= YOUR INSTRUCTIONS =
Write out the whole listing without a single alteration.

= DATA EXTRACT =
++++++++++++++++++++
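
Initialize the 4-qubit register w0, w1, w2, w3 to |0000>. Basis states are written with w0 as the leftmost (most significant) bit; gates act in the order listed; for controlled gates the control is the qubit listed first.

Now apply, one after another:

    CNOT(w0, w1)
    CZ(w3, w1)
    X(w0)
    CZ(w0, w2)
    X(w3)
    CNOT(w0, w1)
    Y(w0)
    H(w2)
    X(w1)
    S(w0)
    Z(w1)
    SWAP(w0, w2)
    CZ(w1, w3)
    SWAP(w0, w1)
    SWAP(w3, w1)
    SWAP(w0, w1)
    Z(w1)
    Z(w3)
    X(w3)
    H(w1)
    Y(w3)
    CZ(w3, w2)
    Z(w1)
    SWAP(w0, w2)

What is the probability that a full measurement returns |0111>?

Outcome |0111> occurs with probability 1/4.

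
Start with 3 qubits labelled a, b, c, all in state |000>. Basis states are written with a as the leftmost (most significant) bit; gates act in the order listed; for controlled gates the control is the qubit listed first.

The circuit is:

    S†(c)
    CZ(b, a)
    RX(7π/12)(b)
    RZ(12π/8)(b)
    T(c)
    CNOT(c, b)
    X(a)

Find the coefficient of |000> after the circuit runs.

The final state's coefficient on |000> equals 0.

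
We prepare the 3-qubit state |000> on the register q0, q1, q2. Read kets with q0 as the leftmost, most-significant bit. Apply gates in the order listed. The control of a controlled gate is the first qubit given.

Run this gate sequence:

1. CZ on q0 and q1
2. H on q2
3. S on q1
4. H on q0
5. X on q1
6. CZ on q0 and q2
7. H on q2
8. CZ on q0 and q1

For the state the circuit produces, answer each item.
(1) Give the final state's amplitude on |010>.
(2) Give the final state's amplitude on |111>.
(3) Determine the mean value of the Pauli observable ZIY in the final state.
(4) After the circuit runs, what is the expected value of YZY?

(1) The final state's coefficient on |010> equals sqrt(2)/2.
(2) The amplitude on |111> is -sqrt(2)/2.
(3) In the final state, ZIY has expectation 0.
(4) The observable YZY averages to -1.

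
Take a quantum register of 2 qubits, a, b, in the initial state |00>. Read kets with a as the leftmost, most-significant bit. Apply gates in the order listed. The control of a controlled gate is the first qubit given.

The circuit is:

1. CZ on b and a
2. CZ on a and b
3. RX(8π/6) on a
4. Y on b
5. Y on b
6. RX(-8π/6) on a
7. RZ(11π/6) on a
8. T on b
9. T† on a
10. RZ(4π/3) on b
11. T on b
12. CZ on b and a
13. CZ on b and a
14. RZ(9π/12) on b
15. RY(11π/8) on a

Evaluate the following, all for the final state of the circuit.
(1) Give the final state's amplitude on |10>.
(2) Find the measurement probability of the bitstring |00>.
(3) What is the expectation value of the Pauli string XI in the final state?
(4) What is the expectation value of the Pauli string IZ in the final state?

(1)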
++++++++++++++++++++
= WRITTEN RESPONSE =
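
Initialize the 4-qubit register w0, w1, w2, w3 to |0000>. Basis states are written with w0 as the leftmost (most significant) bit; gates act in the order listed; for controlled gates the control is the qubit listed first.

Now apply, one after another:

    CNOT(w0, w1)
    CZ(w3, w1)
    X(w0)
    CZ(w0, w2)
    X(w3)
    CNOT(w0, w1)
    Y(w0)
    H(w2)
    X(w1)
    S(w0)
    Z(w1)
    SWAP(w0, w2)
    CZ(w1, w3)
    SWAP(w0, w1)
    SWAP(w3, w1)
    SWAP(w0, w1)
    Z(w1)
    Z(w3)
    X(w3)
    H(w1)
    Y(w3)
    CZ(w3, w2)
    Z(w1)
    SWAP(w0, w2)

What is the probability that a full measurement returns |0111>?

Outcome |0111> occurs with probability 1/4.

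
Start with 3 qubits labelled a, b, c, all in state |000>. Basis states are written with a as the leftmost (most significant) bit; gates act in the order listed; for controlled gates the control is the qubit listed first.

The circuit is:

    S†(c)
    CZ(b, a)
    RX(7π/12)(b)
    RZ(12π/8)(b)
    T(c)
    CNOT(c, b)
    X(a)

Find the coefficient of |000> after the circuit runs.

The final state's coefficient on |000> equals 0.

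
We prepare the 3-qubit state |000> on the register q0, q1, q2. Read kets with q0 as the leftmost, most-significant bit. Apply gates in the order listed. The control of a controlled gate is the first qubit given.

Run this gate sequence:

1. CZ on q0 and q1
2. H on q2
3. S on q1
4. H on q0
5. X on q1
6. CZ on q0 and q2
7. H on q2
8. CZ on q0 and q1

For the state the circuit produces, answer each item.
(1) Give the final state's amplitude on |010>.
(2) Give the final state's amplitude on |111>.
(3) Determine the mean value of the Pauli observable ZIY in the final state.
(4) After the circuit runs, what is the expected value of YZY?

(1) The final state's coefficient on |010> equals sqrt(2)/2.
(2) The amplitude on |111> is -sqrt(2)/2.
(3) In the final state, ZIY has expectation 0.
(4) The observable YZY averages to -1.

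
Take a quantum register of 2 qubits, a, b, in the initial state |00>. Read kets with a as the leftmost, most-significant bit. Apply gates in the order listed. The control of a controlled gate is the first qubit given.

The circuit is:

1. CZ on b and a
2. CZ on a and b
3. RX(8π/6) on a
4. Y on b
5. Y on b
6. RX(-8π/6) on a
7. RZ(11π/6) on a
8. T on b
9. T† on a
10. RZ(4π/3) on b
11. T on b
12. CZ on b and a
13. CZ on b and a
14. RZ(9π/12) on b
15. RY(11π/8) on a

Evaluate the following, all for the final state of the circuit.
(1) Give the final state's amplitude on |10>.
(2) Find the measurement probability of the bitstring |00>.
(3) What is the expectation value of the Pauli string XI in the final state?
(4) What is the expectation value of the Pauli string IZ in the final state?

(1)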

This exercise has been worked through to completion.